Problem details:
Your response should be every line of the data, written out exactly.
··· Information
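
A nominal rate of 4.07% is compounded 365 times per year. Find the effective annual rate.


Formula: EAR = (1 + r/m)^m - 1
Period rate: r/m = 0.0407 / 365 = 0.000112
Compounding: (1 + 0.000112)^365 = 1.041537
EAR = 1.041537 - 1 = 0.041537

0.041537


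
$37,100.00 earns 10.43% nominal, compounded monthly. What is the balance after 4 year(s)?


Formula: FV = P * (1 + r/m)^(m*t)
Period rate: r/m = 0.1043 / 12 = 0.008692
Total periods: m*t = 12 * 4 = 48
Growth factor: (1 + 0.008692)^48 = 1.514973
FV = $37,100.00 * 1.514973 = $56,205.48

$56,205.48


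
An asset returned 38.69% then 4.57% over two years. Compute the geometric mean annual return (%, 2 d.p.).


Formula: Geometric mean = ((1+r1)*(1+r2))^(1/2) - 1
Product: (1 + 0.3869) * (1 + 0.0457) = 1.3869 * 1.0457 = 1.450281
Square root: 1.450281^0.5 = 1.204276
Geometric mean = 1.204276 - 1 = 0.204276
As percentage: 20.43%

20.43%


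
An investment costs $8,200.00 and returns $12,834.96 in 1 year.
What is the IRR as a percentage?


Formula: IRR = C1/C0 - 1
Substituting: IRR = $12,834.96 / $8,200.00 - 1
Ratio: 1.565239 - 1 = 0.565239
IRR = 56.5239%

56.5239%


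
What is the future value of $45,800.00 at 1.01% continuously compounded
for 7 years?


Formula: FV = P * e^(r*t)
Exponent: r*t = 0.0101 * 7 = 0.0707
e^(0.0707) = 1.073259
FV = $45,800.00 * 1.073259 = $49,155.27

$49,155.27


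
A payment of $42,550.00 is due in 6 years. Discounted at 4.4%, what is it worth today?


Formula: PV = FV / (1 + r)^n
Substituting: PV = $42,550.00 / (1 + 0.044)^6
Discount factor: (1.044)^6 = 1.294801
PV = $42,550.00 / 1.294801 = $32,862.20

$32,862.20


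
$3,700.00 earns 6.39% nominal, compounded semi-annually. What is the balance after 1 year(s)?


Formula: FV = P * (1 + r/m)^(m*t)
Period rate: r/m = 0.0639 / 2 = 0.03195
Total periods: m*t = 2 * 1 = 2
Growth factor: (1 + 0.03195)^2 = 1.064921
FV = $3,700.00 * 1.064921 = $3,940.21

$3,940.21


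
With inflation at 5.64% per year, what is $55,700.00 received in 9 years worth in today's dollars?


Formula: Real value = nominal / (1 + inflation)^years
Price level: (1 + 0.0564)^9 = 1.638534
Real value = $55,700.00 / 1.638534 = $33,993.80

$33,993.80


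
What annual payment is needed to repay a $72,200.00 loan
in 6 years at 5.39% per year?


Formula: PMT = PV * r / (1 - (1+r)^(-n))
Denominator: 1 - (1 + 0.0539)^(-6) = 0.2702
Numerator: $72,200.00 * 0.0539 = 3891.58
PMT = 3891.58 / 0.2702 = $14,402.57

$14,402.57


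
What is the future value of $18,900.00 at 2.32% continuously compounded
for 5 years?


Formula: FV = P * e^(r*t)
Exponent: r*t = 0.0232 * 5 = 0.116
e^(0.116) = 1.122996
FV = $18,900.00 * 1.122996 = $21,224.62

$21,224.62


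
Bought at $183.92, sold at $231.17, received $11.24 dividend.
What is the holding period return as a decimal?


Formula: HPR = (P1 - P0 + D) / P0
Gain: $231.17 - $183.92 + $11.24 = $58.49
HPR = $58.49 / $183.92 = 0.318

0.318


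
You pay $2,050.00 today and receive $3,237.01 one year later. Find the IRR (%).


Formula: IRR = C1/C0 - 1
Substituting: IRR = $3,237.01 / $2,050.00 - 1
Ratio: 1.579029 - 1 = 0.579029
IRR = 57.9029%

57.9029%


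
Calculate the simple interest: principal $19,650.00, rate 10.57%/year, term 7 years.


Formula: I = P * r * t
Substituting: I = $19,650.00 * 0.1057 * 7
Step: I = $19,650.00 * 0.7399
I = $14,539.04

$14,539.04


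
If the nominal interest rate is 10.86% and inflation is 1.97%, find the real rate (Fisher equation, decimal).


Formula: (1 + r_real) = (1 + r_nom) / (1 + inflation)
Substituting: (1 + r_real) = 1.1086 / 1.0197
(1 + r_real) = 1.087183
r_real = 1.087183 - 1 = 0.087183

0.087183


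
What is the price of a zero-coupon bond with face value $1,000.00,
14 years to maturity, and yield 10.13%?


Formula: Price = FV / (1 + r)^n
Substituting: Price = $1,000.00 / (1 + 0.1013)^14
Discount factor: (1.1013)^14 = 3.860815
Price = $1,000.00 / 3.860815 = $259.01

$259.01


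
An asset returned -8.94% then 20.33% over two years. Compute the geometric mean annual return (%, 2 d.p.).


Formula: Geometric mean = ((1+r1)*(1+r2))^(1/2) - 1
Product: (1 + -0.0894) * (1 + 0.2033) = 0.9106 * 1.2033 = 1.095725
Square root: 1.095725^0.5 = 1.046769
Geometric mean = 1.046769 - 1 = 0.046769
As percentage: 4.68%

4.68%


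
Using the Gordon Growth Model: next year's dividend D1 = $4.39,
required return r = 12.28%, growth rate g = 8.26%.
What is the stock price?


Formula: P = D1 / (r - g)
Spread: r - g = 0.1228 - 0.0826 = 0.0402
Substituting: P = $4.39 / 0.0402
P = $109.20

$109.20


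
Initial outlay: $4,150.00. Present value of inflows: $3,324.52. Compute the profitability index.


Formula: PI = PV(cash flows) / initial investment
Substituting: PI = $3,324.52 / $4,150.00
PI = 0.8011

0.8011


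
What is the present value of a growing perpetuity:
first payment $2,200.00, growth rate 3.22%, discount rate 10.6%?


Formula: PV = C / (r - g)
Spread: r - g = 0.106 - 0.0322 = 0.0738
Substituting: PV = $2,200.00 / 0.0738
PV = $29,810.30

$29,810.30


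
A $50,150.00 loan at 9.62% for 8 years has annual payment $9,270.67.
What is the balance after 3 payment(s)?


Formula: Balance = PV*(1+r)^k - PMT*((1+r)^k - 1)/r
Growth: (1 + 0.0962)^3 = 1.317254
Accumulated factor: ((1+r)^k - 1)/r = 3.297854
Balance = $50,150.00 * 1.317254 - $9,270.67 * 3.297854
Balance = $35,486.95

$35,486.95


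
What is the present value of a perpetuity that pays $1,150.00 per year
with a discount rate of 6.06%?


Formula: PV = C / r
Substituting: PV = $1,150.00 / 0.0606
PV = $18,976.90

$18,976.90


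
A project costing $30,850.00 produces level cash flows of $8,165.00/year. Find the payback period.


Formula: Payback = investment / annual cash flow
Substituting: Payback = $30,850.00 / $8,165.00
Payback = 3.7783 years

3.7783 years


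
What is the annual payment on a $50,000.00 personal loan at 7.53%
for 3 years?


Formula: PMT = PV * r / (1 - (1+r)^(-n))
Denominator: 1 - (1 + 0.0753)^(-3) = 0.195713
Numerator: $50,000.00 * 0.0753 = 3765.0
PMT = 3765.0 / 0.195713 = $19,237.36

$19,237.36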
······
Completed exercise:
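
A nominal rate of 4.07% is compounded 365 times per year. Find the effective annual rate.


Formula: EAR = (1 + r/m)^m - 1
Period rate: r/m = 0.0407 / 365 = 0.000112
Compounding: (1 + 0.000112)^365 = 1.041537
EAR = 1.041537 - 1 = 0.041537

0.041537


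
$37,100.00 earns 10.43% nominal, compounded monthly. What is the balance after 4 year(s)?


Formula: FV = P * (1 + r/m)^(m*t)
Period rate: r/m = 0.1043 / 12 = 0.008692
Total periods: m*t = 12 * 4 = 48
Growth factor: (1 + 0.008692)^48 = 1.514973
FV = $37,100.00 * 1.514973 = $56,205.48

$56,205.48


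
An asset returned 38.69% then 4.57% over two years. Compute the geometric mean annual return (%, 2 d.p.).


Formula: Geometric mean = ((1+r1)*(1+r2))^(1/2) - 1
Product: (1 + 0.3869) * (1 + 0.0457) = 1.3869 * 1.0457 = 1.450281
Square root: 1.450281^0.5 = 1.204276
Geometric mean = 1.204276 - 1 = 0.204276
As percentage: 20.43%

20.43%


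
An investment costs $8,200.00 and returns $12,834.96 in 1 year.
What is the IRR as a percentage?


Formula: IRR = C1/C0 - 1
Substituting: IRR = $12,834.96 / $8,200.00 - 1
Ratio: 1.565239 - 1 = 0.565239
IRR = 56.5239%

56.5239%


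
What is the future value of $45,800.00 at 1.01% continuously compounded
for 7 years?


Formula: FV = P * e^(r*t)
Exponent: r*t = 0.0101 * 7 = 0.0707
e^(0.0707) = 1.073259
FV = $45,800.00 * 1.073259 = $49,155.27

$49,155.27


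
A payment of $42,550.00 is due in 6 years. Discounted at 4.4%, what is it worth today?


Formula: PV = FV / (1 + r)^n
Substituting: PV = $42,550.00 / (1 + 0.044)^6
Discount factor: (1.044)^6 = 1.294801
PV = $42,550.00 / 1.294801 = $32,862.20

$32,862.20


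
$3,700.00 earns 6.39% nominal, compounded semi-annually. What is the balance after 1 year(s)?


Formula: FV = P * (1 + r/m)^(m*t)
Period rate: r/m = 0.0639 / 2 = 0.03195
Total periods: m*t = 2 * 1 = 2
Growth factor: (1 + 0.03195)^2 = 1.064921
FV = $3,700.00 * 1.064921 = $3,940.21

$3,940.21


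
With inflation at 5.64% per year, what is $55,700.00 received in 9 years worth in today's dollars?


Formula: Real value = nominal / (1 + inflation)^years
Price level: (1 + 0.0564)^9 = 1.638534
Real value = $55,700.00 / 1.638534 = $33,993.80

$33,993.80


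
What annual payment is needed to repay a $72,200.00 loan
in 6 years at 5.39% per year?


Formula: PMT = PV * r / (1 - (1+r)^(-n))
Denominator: 1 - (1 + 0.0539)^(-6) = 0.2702
Numerator: $72,200.00 * 0.0539 = 3891.58
PMT = 3891.58 / 0.2702 = $14,402.57

$14,402.57


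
What is the future value of $18,900.00 at 2.32% continuously compounded
for 5 years?


Formula: FV = P * e^(r*t)
Exponent: r*t = 0.0232 * 5 = 0.116
e^(0.116) = 1.122996
FV = $18,900.00 * 1.122996 = $21,224.62

$21,224.62


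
Bought at $183.92, sold at $231.17, received $11.24 dividend.
What is the holding period return as a decimal?


Formula: HPR = (P1 - P0 + D) / P0
Gain: $231.17 - $183.92 + $11.24 = $58.49
HPR = $58.49 / $183.92 = 0.318

0.318


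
You pay $2,050.00 today and receive $3,237.01 one year later. Find the IRR (%).


Formula: IRR = C1/C0 - 1
Substituting: IRR = $3,237.01 / $2,050.00 - 1
Ratio: 1.579029 - 1 = 0.579029
IRR = 57.9029%

57.9029%


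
Calculate the simple interest: principal $19,650.00, rate 10.57%/year, term 7 years.


Formula: I = P * r * t
Substituting: I = $19,650.00 * 0.1057 * 7
Step: I = $19,650.00 * 0.7399
I = $14,539.04

$14,539.04


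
If the nominal interest rate is 10.86% and inflation is 1.97%, find the real rate (Fisher equation, decimal).


Formula: (1 + r_real) = (1 + r_nom) / (1 + inflation)
Substituting: (1 + r_real) = 1.1086 / 1.0197
(1 + r_real) = 1.087183
r_real = 1.087183 - 1 = 0.087183

0.087183


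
What is the price of a zero-coupon bond with face value $1,000.00,
14 years to maturity, and yield 10.13%?


Formula: Price = FV / (1 + r)^n
Substituting: Price = $1,000.00 / (1 + 0.1013)^14
Discount factor: (1.1013)^14 = 3.860815
Price = $1,000.00 / 3.860815 = $259.01

$259.01


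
An asset returned -8.94% then 20.33% over two years. Compute the geometric mean annual return (%, 2 d.p.).


Formula: Geometric mean = ((1+r1)*(1+r2))^(1/2) - 1
Product: (1 + -0.0894) * (1 + 0.2033) = 0.9106 * 1.2033 = 1.095725
Square root: 1.095725^0.5 = 1.046769
Geometric mean = 1.046769 - 1 = 0.046769
As percentage: 4.68%

4.68%


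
Using the Gordon Growth Model: next year's dividend D1 = $4.39,
required return r = 12.28%, growth rate g = 8.26%.
What is the stock price?


Formula: P = D1 / (r - g)
Spread: r - g = 0.1228 - 0.0826 = 0.0402
Substituting: P = $4.39 / 0.0402
P = $109.20

$109.20


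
Initial outlay: $4,150.00. Present value of inflows: $3,324.52. Compute the profitability index.


Formula: PI = PV(cash flows) / initial investment
Substituting: PI = $3,324.52 / $4,150.00
PI = 0.8011

0.8011


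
What is the present value of a growing perpetuity:
first payment $2,200.00, growth rate 3.22%, discount rate 10.6%?


Formula: PV = C / (r - g)
Spread: r - g = 0.106 - 0.0322 = 0.0738
Substituting: PV = $2,200.00 / 0.0738
PV = $29,810.30

$29,810.30


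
A $50,150.00 loan at 9.62% for 8 years has annual payment $9,270.67.
What is the balance after 3 payment(s)?


Formula: Balance = PV*(1+r)^k - PMT*((1+r)^k - 1)/r
Growth: (1 + 0.0962)^3 = 1.317254
Accumulated factor: ((1+r)^k - 1)/r = 3.297854
Balance = $50,150.00 * 1.317254 - $9,270.67 * 3.297854
Balance = $35,486.95

$35,486.95


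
What is the present value of a perpetuity that pays $1,150.00 per year
with a discount rate of 6.06%?


Formula: PV = C / r
Substituting: PV = $1,150.00 / 0.0606
PV = $18,976.90

$18,976.90


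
A project costing $30,850.00 produces level cash flows of $8,165.00/year. Find the payback period.


Formula: Payback = investment / annual cash flow
Substituting: Payback = $30,850.00 / $8,165.00
Payback = 3.7783 years

3.7783 years


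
What is the annual payment on a $50,000.00 personal loan at 7.53%
for 3 years?


Formula: PMT = PV * r / (1 - (1+r)^(-n))
Denominator: 1 - (1 + 0.0753)^(-3) = 0.195713
Numerator: $50,000.00 * 0.0753 = 3765.0
PMT = 3765.0 / 0.195713 = $19,237.36

$19,237.36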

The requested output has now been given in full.